## Task goal
The answer must be an exact reproduction of all the entries.

## Records shown

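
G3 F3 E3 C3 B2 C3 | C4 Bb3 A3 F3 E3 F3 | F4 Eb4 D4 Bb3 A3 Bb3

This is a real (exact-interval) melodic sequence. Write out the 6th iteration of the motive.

Ab5 Gb5 F5 Db5 C5 Db5

The 6-note cells begin on G3, C4, F4 — each up a 4th from the last.
Extending up a 4th: Bb4 → Eb5 → Ab5.
From Ab5 the exact shape gives Ab5 Gb5 F5 Db5 C5 Db5.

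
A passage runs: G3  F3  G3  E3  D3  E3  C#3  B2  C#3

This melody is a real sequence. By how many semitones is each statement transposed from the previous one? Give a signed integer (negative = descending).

The 3-note cells begin on G3, E3, C#3 — each down a 3rd from the last.
G3 to E3 spans -3 semitones.

-3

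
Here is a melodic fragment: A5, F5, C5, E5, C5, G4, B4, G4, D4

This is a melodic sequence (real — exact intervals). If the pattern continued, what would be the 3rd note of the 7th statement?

Grouping in 3s, the 3rd note of each cell is C5, G4, D4.
Carrying that down a 4th forward: A3 → E3 → B2 → F#2.

F#2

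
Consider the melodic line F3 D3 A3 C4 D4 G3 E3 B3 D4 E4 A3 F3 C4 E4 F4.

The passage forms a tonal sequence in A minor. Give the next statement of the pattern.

B3 G3 D4 F4 G4

The 5-note cells begin on F3, G3, A3 — each up a 2nd from the last.
Statement 4 starts on B3 and keeps the same diatonic contour: B3 G3 D4 F4 G4.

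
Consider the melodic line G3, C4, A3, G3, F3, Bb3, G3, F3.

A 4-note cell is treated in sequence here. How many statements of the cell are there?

2

8 notes in groups of 4 gives 8/4 = 2 statements.
Starts: G3, F3 — each down a 2nd.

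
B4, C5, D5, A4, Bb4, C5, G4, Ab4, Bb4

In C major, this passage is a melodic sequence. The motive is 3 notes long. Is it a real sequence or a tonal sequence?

real

Each cell has the same semitone pattern (1, 2) — intervals are preserved exactly.
And Bb4 lies outside C major, so the sequence is real rather than tonal.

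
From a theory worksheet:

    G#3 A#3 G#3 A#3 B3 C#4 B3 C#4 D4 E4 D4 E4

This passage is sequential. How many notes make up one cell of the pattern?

12 notes total. Splitting into 3 groups of 4:
G#3 A#3 G#3 A#3 | B3 C#4 B3 C#4 | D4 E4 D4 E4
Each cell is the previous one up a 3rd — so the unit is 4 notes.

4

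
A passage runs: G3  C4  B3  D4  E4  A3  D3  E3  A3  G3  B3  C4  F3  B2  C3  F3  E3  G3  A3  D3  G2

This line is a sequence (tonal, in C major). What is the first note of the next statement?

The 7-note cells begin on G3, E3, C3 — each down a 3rd from the last.
The next head, down a 3rd from C3, is A2.

A2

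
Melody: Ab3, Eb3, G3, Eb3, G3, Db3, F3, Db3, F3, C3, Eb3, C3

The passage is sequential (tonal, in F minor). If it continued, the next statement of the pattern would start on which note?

Unit = 4 notes; the statements start on Ab3, G3, F3, moving down a 2nd each time.
One more step down a 2nd gives Eb3.

Eb3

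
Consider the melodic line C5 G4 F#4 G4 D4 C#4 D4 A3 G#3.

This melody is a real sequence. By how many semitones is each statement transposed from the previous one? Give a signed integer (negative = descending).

-5

Unit = 3 notes; the statements start on C5, G4, D4, moving down a 4th each time.
Counting half-steps from C5 to G4: -5.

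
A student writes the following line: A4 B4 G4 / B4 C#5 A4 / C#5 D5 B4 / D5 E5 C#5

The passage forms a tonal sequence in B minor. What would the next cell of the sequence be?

E5 F#5 D5

Taking 3-note groups, the heads are A4, B4, C#5, D5: the pattern moves up a 2nd.
Statement 5 starts on E5 and keeps the same diatonic contour: E5 F#5 D5.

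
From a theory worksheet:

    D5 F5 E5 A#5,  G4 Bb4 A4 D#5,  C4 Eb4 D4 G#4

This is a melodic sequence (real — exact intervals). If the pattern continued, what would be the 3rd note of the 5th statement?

The unit is 4 notes. Position-3 pitches of the 3 shown cells: E5, A4, D4.
Extending down a 5th: G3 → C3.

C3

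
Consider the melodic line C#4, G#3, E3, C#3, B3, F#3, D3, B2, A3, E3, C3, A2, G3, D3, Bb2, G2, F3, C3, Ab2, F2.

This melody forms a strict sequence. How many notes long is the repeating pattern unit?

There are 20 notes; a 4-note unit gives 5 cells:
C#4 G#3 E3 C#3 | B3 F#3 D3 B2 | A3 E3 C3 A2 | G3 D3 Bb2 G2 | F3 C3 Ab2 F2
Every group is a transposition down a 2nd of the one before; no shorter unit works.

4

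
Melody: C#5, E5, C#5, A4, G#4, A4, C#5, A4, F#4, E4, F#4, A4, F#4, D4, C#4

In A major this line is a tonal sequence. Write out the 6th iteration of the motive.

With a 5-note motive the entries are C#5, A4, F#4, each down a 3rd from the previous.
Carrying on: D4 → B3 → G#3.
So cell 6 is G#3 B3 G#3 E3 D3.

G#3 B3 G#3 E3 D3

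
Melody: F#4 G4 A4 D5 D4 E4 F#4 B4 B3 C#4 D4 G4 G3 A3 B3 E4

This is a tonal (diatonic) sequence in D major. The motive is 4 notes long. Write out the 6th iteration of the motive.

C#3 D3 E3 A3

Taking 4-note groups, the heads are F#4, D4, B3, G3: the pattern moves down a 3rd.
Continuing the starts: E3 → C#3.
From C#3 the diatonic shape gives C#3 D3 E3 A3.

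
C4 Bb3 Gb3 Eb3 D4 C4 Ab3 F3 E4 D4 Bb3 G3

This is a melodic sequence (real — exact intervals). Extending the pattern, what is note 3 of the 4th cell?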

## Response box
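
G3 F3 E3 C3 B2 C3 | C4 Bb3 A3 F3 E3 F3 | F4 Eb4 D4 Bb3 A3 Bb3

This is a real (exact-interval) melodic sequence. Write out the 6th iteration of the motive.

Ab5 Gb5 F5 Db5 C5 Db5

The 6-note cells begin on G3, C4, F4 — each up a 4th from the last.
Extending up a 4th: Bb4 → Eb5 → Ab5.
From Ab5 the exact shape gives Ab5 Gb5 F5 Db5 C5 Db5.

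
A passage runs: G3  F3  G3  E3  D3  E3  C#3  B2  C#3

This melody is a real sequence. By how many semitones is each statement transposed from the previous one? Give a signed integer (negative = descending).

The 3-note cells begin on G3, E3, C#3 — each down a 3rd from the last.
G3 to E3 spans -3 semitones.

-3

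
Here is a melodic fragment: A5, F5, C5, E5, C5, G4, B4, G4, D4

This is a melodic sequence (real — exact intervals). If the pattern continued, what would be the 3rd note of the 7th statement?

Grouping in 3s, the 3rd note of each cell is C5, G4, D4.
Carrying that down a 4th forward: A3 → E3 → B2 → F#2.

F#2

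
Consider the melodic line F3 D3 A3 C4 D4 G3 E3 B3 D4 E4 A3 F3 C4 E4 F4.

The passage forms a tonal sequence in A minor. Give the next statement of the pattern.

B3 G3 D4 F4 G4

The 5-note cells begin on F3, G3, A3 — each up a 2nd from the last.
Statement 4 starts on B3 and keeps the same diatonic contour: B3 G3 D4 F4 G4.

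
Consider the melodic line G3, C4, A3, G3, F3, Bb3, G3, F3.

A 4-note cell is treated in sequence here. How many statements of the cell are there?

2

8 notes in groups of 4 gives 8/4 = 2 statements.
Starts: G3, F3 — each down a 2nd.

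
B4, C5, D5, A4, Bb4, C5, G4, Ab4, Bb4

In C major, this passage is a melodic sequence. The motive is 3 notes long. Is it a real sequence or a tonal sequence?

real

Each cell has the same semitone pattern (1, 2) — intervals are preserved exactly.
And Bb4 lies outside C major, so the sequence is real rather than tonal.

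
From a theory worksheet:

    G#3 A#3 G#3 A#3 B3 C#4 B3 C#4 D4 E4 D4 E4

This passage is sequential. How many notes make up one cell of the pattern?

12 notes total. Splitting into 3 groups of 4:
G#3 A#3 G#3 A#3 | B3 C#4 B3 C#4 | D4 E4 D4 E4
Each cell is the previous one up a 3rd — so the unit is 4 notes.

4

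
A passage runs: G3  C4  B3  D4  E4  A3  D3  E3  A3  G3  B3  C4  F3  B2  C3  F3  E3  G3  A3  D3  G2

This line is a sequence (tonal, in C major). What is the first note of the next statement?

The 7-note cells begin on G3, E3, C3 — each down a 3rd from the last.
The next head, down a 3rd from C3, is A2.

A2

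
Melody: Ab3, Eb3, G3, Eb3, G3, Db3, F3, Db3, F3, C3, Eb3, C3

The passage is sequential (tonal, in F minor). If it continued, the next statement of the pattern would start on which note?

Unit = 4 notes; the statements start on Ab3, G3, F3, moving down a 2nd each time.
One more step down a 2nd gives Eb3.

Eb3

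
Consider the melodic line C5 G4 F#4 G4 D4 C#4 D4 A3 G#3.

This melody is a real sequence. By how many semitones is each statement transposed from the previous one? Give a signed integer (negative = descending).

-5

Unit = 3 notes; the statements start on C5, G4, D4, moving down a 4th each time.
Counting half-steps from C5 to G4: -5.

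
A student writes the following line: A4 B4 G4 / B4 C#5 A4 / C#5 D5 B4 / D5 E5 C#5

The passage forms a tonal sequence in B minor. What would the next cell of the sequence be?

E5 F#5 D5

Taking 3-note groups, the heads are A4, B4, C#5, D5: the pattern moves up a 2nd.
Statement 5 starts on E5 and keeps the same diatonic contour: E5 F#5 D5.

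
From a theory worksheet:

    D5 F5 E5 A#5,  G4 Bb4 A4 D#5,  C4 Eb4 D4 G#4

This is a melodic sequence (real — exact intervals). If the pattern continued, what would be the 3rd note of the 5th statement?

The unit is 4 notes. Position-3 pitches of the 3 shown cells: E5, A4, D4.
Extending down a 5th: G3 → C3.

C3

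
Consider the melodic line C#4, G#3, E3, C#3, B3, F#3, D3, B2, A3, E3, C3, A2, G3, D3, Bb2, G2, F3, C3, Ab2, F2.

This melody forms a strict sequence. How many notes long is the repeating pattern unit?

There are 20 notes; a 4-note unit gives 5 cells:
C#4 G#3 E3 C#3 | B3 F#3 D3 B2 | A3 E3 C3 A2 | G3 D3 Bb2 G2 | F3 C3 Ab2 F2
Every group is a transposition down a 2nd of the one before; no shorter unit works.

4

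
Melody: C#5, E5, C#5, A4, G#4, A4, C#5, A4, F#4, E4, F#4, A4, F#4, D4, C#4

In A major this line is a tonal sequence. Write out the 6th iteration of the motive.

With a 5-note motive the entries are C#5, A4, F#4, each down a 3rd from the previous.
Carrying on: D4 → B3 → G#3.
So cell 6 is G#3 B3 G#3 E3 D3.

G#3 B3 G#3 E3 D3

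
Melody: F#4 G4 A4 D5 D4 E4 F#4 B4 B3 C#4 D4 G4 G3 A3 B3 E4

This is a tonal (diatonic) sequence in D major. The motive is 4 notes long. Write out the 6th iteration of the motive.

C#3 D3 E3 A3

Taking 4-note groups, the heads are F#4, D4, B3, G3: the pattern moves down a 3rd.
Continuing the starts: E3 → C#3.
From C#3 the diatonic shape gives C#3 D3 E3 A3.

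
C4 Bb3 Gb3 Eb3 D4 C4 Ab3 F3 E4 D4 Bb3 G3

This is a melodic sequence (real — exact intervals). Extending the pattern, what is note 3 of the 4th cell?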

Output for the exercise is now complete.